→ **WORK ORDER**
Begin at the top of the records and copy each line exactly. The line containing "(Total 36 bytes.)" is the last one to include.

→ **INFORMATION PROVIDED**
━━━━━━━━━━━━━━━━

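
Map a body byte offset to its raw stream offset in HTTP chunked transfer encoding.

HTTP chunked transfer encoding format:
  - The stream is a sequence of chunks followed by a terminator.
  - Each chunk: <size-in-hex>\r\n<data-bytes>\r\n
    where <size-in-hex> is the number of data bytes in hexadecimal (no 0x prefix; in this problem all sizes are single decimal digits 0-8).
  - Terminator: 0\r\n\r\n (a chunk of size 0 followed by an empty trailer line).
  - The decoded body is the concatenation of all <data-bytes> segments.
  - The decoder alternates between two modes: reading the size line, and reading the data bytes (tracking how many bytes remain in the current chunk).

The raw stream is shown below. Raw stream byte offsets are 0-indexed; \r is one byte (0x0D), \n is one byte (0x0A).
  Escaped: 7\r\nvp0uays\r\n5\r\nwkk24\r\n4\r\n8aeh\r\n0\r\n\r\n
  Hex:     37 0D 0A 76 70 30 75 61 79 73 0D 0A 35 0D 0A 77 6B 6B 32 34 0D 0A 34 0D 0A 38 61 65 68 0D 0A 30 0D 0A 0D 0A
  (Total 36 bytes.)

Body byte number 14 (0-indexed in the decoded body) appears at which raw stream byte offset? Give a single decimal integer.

Answer: 27

Derivation:
Chunk 1: stream[0..1]='7' size=0x7=7, data at stream[3..10]='vp0uays' -> body[0..7], body so far='vp0uays'
Chunk 2: stream[12..13]='5' size=0x5=5, data at stream[15..20]='wkk24' -> body[7..12], body so far='vp0uayswkk24'
Chunk 3: stream[22..23]='4' size=0x4=4, data at stream[25..29]='8aeh' -> body[12..16], body so far='vp0uayswkk248aeh'
Chunk 4: stream[31..32]='0' size=0 (terminator). Final body='vp0uayswkk248aeh' (16 bytes)
Body byte 14 at stream offset 27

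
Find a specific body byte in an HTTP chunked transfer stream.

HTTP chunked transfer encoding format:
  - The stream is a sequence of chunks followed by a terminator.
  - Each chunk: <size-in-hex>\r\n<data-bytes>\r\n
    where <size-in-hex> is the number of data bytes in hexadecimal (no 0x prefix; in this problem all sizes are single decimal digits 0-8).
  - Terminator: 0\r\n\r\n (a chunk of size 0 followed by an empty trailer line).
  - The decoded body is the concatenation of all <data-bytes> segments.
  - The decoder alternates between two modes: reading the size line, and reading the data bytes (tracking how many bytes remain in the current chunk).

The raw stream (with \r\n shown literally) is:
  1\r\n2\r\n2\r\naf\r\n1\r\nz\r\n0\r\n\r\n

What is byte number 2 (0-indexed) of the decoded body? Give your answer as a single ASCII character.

Answer: f

Derivation:
Chunk 1: stream[0..1]='1' size=0x1=1, data at stream[3..4]='2' -> body[0..1], body so far='2'
Chunk 2: stream[6..7]='2' size=0x2=2, data at stream[9..11]='af' -> body[1..3], body so far='2af'
Chunk 3: stream[13..14]='1' size=0x1=1, data at stream[16..17]='z' -> body[3..4], body so far='2afz'
Chunk 4: stream[19..20]='0' size=0 (terminator). Final body='2afz' (4 bytes)
Body byte 2 = 'f'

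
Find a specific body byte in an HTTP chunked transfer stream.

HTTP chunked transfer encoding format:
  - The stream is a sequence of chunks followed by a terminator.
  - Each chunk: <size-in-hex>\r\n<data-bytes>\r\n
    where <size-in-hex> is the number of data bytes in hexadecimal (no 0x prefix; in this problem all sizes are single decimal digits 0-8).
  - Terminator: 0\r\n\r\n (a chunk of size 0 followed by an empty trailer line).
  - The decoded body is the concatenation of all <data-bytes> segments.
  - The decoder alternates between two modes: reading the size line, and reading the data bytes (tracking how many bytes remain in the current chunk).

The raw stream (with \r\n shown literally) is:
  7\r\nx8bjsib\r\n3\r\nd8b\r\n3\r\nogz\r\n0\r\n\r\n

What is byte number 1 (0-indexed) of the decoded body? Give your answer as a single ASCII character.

Chunk 1: stream[0..1]='7' size=0x7=7, data at stream[3..10]='x8bjsib' -> body[0..7], body so far='x8bjsib'
Chunk 2: stream[12..13]='3' size=0x3=3, data at stream[15..18]='d8b' -> body[7..10], body so far='x8bjsibd8b'
Chunk 3: stream[20..21]='3' size=0x3=3, data at stream[23..26]='ogz' -> body[10..13], body so far='x8bjsibd8bogz'
Chunk 4: stream[28..29]='0' size=0 (terminator). Final body='x8bjsibd8bogz' (13 bytes)
Body byte 1 = '8'

Answer: 8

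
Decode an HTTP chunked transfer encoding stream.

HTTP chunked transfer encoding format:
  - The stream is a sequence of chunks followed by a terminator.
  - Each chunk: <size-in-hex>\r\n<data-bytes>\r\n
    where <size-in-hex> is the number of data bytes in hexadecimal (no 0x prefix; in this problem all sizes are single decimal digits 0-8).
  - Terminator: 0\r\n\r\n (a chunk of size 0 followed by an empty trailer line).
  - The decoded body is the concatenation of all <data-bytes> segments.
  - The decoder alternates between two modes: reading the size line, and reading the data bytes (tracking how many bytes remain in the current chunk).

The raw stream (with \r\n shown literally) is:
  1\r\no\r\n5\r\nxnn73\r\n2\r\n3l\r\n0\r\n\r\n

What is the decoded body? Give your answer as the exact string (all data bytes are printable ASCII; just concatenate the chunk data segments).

Answer: oxnn733l

Derivation:
Chunk 1: stream[0..1]='1' size=0x1=1, data at stream[3..4]='o' -> body[0..1], body so far='o'
Chunk 2: stream[6..7]='5' size=0x5=5, data at stream[9..14]='xnn73' -> body[1..6], body so far='oxnn73'
Chunk 3: stream[16..17]='2' size=0x2=2, data at stream[19..21]='3l' -> body[6..8], body so far='oxnn733l'
Chunk 4: stream[23..24]='0' size=0 (terminator). Final body='oxnn733l' (8 bytes)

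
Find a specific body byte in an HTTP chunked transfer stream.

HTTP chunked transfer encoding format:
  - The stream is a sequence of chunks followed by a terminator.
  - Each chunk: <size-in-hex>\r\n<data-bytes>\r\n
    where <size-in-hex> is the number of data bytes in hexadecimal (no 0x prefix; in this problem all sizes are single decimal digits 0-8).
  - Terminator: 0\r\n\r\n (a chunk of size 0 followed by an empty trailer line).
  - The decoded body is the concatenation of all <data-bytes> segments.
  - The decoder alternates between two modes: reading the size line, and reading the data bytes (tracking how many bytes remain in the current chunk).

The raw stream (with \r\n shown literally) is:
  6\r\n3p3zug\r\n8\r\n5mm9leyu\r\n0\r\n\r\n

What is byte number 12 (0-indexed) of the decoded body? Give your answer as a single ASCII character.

Answer: y

Derivation:
Chunk 1: stream[0..1]='6' size=0x6=6, data at stream[3..9]='3p3zug' -> body[0..6], body so far='3p3zug'
Chunk 2: stream[11..12]='8' size=0x8=8, data at stream[14..22]='5mm9leyu' -> body[6..14], body so far='3p3zug5mm9leyu'
Chunk 3: stream[24..25]='0' size=0 (terminator). Final body='3p3zug5mm9leyu' (14 bytes)
Body byte 12 = 'y'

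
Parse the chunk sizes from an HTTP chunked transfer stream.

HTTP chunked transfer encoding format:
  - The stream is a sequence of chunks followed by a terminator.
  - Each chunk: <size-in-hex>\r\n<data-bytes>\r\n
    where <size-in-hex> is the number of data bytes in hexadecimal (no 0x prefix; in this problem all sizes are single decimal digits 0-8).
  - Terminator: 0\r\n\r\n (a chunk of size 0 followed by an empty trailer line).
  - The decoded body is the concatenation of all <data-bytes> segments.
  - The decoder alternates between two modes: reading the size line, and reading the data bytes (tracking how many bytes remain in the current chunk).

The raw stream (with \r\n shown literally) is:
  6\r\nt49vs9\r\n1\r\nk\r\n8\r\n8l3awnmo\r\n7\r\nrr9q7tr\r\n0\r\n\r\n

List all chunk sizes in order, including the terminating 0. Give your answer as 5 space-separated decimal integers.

Chunk 1: stream[0..1]='6' size=0x6=6, data at stream[3..9]='t49vs9' -> body[0..6], body so far='t49vs9'
Chunk 2: stream[11..12]='1' size=0x1=1, data at stream[14..15]='k' -> body[6..7], body so far='t49vs9k'
Chunk 3: stream[17..18]='8' size=0x8=8, data at stream[20..28]='8l3awnmo' -> body[7..15], body so far='t49vs9k8l3awnmo'
Chunk 4: stream[30..31]='7' size=0x7=7, data at stream[33..40]='rr9q7tr' -> body[15..22], body so far='t49vs9k8l3awnmorr9q7tr'
Chunk 5: stream[42..43]='0' size=0 (terminator). Final body='t49vs9k8l3awnmorr9q7tr' (22 bytes)

Answer: 6 1 8 7 0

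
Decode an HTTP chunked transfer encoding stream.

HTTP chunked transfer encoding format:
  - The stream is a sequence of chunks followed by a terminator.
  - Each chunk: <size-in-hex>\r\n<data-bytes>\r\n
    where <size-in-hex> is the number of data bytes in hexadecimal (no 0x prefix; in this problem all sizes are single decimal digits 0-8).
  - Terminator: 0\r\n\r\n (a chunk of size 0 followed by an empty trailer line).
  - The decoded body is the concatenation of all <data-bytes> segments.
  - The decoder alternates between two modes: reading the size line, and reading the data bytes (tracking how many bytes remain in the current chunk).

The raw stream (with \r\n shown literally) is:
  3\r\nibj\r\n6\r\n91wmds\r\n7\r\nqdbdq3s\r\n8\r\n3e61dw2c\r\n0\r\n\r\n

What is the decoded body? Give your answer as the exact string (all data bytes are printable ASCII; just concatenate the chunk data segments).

Chunk 1: stream[0..1]='3' size=0x3=3, data at stream[3..6]='ibj' -> body[0..3], body so far='ibj'
Chunk 2: stream[8..9]='6' size=0x6=6, data at stream[11..17]='91wmds' -> body[3..9], body so far='ibj91wmds'
Chunk 3: stream[19..20]='7' size=0x7=7, data at stream[22..29]='qdbdq3s' -> body[9..16], body so far='ibj91wmdsqdbdq3s'
Chunk 4: stream[31..32]='8' size=0x8=8, data at stream[34..42]='3e61dw2c' -> body[16..24], body so far='ibj91wmdsqdbdq3s3e61dw2c'
Chunk 5: stream[44..45]='0' size=0 (terminator). Final body='ibj91wmdsqdbdq3s3e61dw2c' (24 bytes)

Answer: ibj91wmdsqdbdq3s3e61dw2c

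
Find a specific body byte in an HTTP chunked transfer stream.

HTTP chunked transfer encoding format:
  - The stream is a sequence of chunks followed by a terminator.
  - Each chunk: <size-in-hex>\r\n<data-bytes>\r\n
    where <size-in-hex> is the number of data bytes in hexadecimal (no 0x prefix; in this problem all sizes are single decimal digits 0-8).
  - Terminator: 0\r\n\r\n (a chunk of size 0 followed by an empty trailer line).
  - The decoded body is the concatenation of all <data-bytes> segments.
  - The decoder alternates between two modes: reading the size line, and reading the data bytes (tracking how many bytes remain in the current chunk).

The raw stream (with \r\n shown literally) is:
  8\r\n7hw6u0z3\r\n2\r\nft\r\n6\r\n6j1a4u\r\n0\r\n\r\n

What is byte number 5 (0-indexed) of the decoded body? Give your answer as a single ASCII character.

Chunk 1: stream[0..1]='8' size=0x8=8, data at stream[3..11]='7hw6u0z3' -> body[0..8], body so far='7hw6u0z3'
Chunk 2: stream[13..14]='2' size=0x2=2, data at stream[16..18]='ft' -> body[8..10], body so far='7hw6u0z3ft'
Chunk 3: stream[20..21]='6' size=0x6=6, data at stream[23..29]='6j1a4u' -> body[10..16], body so far='7hw6u0z3ft6j1a4u'
Chunk 4: stream[31..32]='0' size=0 (terminator). Final body='7hw6u0z3ft6j1a4u' (16 bytes)
Body byte 5 = '0'

Answer: 0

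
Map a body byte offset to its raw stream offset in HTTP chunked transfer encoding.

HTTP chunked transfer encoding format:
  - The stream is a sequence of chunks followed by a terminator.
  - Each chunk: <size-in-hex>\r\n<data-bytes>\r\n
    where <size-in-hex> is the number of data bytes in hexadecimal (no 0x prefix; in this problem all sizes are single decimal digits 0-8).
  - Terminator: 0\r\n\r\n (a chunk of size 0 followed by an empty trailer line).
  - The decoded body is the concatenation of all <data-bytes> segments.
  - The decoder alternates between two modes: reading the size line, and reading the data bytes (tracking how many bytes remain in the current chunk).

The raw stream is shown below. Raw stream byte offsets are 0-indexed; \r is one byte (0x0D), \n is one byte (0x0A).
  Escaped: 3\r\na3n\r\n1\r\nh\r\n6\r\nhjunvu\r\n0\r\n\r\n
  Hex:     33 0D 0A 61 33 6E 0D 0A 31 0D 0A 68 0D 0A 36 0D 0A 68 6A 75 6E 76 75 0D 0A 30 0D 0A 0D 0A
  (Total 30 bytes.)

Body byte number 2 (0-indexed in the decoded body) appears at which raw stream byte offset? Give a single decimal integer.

Answer: 5

Derivation:
Chunk 1: stream[0..1]='3' size=0x3=3, data at stream[3..6]='a3n' -> body[0..3], body so far='a3n'
Chunk 2: stream[8..9]='1' size=0x1=1, data at stream[11..12]='h' -> body[3..4], body so far='a3nh'
Chunk 3: stream[14..15]='6' size=0x6=6, data at stream[17..23]='hjunvu' -> body[4..10], body so far='a3nhhjunvu'
Chunk 4: stream[25..26]='0' size=0 (terminator). Final body='a3nhhjunvu' (10 bytes)
Body byte 2 at stream offset 5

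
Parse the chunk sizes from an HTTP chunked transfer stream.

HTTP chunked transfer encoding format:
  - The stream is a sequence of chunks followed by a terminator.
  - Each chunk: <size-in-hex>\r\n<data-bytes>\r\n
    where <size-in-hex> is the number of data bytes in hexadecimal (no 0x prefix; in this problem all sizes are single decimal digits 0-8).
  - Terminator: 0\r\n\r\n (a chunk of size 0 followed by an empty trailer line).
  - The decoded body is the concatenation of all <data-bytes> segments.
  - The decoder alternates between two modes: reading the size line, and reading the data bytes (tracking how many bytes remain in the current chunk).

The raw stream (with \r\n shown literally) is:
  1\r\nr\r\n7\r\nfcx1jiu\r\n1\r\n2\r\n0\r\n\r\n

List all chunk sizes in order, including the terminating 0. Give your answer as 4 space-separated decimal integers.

Answer: 1 7 1 0

Derivation:
Chunk 1: stream[0..1]='1' size=0x1=1, data at stream[3..4]='r' -> body[0..1], body so far='r'
Chunk 2: stream[6..7]='7' size=0x7=7, data at stream[9..16]='fcx1jiu' -> body[1..8], body so far='rfcx1jiu'
Chunk 3: stream[18..19]='1' size=0x1=1, data at stream[21..22]='2' -> body[8..9], body so far='rfcx1jiu2'
Chunk 4: stream[24..25]='0' size=0 (terminator). Final body='rfcx1jiu2' (9 bytes)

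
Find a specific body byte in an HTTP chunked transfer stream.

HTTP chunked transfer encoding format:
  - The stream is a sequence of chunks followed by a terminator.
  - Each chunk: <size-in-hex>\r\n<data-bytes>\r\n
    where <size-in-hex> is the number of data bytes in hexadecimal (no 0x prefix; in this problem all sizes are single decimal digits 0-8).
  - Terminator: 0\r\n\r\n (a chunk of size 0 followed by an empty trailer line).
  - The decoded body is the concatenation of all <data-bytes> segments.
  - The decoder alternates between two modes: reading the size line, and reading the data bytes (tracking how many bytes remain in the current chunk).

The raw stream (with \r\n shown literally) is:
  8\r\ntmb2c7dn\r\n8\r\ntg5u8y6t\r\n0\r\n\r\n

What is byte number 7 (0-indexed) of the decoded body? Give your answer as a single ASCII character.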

━━━━━━━━━━━━━━━━

→ **RESULT FOR THIS TASK**
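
Map a body byte offset to its raw stream offset in HTTP chunked transfer encoding.

HTTP chunked transfer encoding format:
  - The stream is a sequence of chunks followed by a terminator.
  - Each chunk: <size-in-hex>\r\n<data-bytes>\r\n
    where <size-in-hex> is the number of data bytes in hexadecimal (no 0x prefix; in this problem all sizes are single decimal digits 0-8).
  - Terminator: 0\r\n\r\n (a chunk of size 0 followed by an empty trailer line).
  - The decoded body is the concatenation of all <data-bytes> segments.
  - The decoder alternates between two modes: reading the size line, and reading the data bytes (tracking how many bytes remain in the current chunk).

The raw stream is shown below. Raw stream byte offsets are 0-indexed; \r is one byte (0x0D), \n is one byte (0x0A).
  Escaped: 7\r\nvp0uays\r\n5\r\nwkk24\r\n4\r\n8aeh\r\n0\r\n\r\n
  Hex:     37 0D 0A 76 70 30 75 61 79 73 0D 0A 35 0D 0A 77 6B 6B 32 34 0D 0A 34 0D 0A 38 61 65 68 0D 0A 30 0D 0A 0D 0A
  (Total 36 bytes.)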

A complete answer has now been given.